EXERCISE DETAILS: Repeat the data below in full and exactly.

Items listed in a dataset:
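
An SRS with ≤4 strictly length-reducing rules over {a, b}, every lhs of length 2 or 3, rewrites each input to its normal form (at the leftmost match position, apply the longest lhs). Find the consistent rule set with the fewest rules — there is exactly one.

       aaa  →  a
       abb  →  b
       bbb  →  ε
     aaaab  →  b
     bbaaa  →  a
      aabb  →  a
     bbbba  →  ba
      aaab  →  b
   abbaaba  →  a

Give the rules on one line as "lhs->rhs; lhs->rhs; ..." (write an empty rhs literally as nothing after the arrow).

aa->a; aab->b; ab->; bb->a

  | aaa => aa => a
  | abb => b
  | bbb => ab => ε
  | aaaab => aaab => aab => b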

OUTPUT OF THE EXERCISE:
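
An SRS with ≤4 strictly length-reducing rules over {a, b}, every lhs of length 2 or 3, rewrites each input to its normal form (at the leftmost match position, apply the longest lhs). Find the consistent rule set with the fewest rules — there is exactly one.

       aaa  →  a
       abb  →  b
       bbb  →  ε
     aaaab  →  b
     bbaaa  →  a
      aabb  →  a
     bbbba  →  ba
      aaab  →  b
   abbaaba  →  a

Give the rules on one line as "lhs->rhs; lhs->rhs; ..." (write an empty rhs literally as nothing after the arrow).

aa->a; aab->b; ab->; bb->a

  | aaa => aa => a
  | abb => b
  | bbb => ab => ε
  | aaaab => aaab => aab => b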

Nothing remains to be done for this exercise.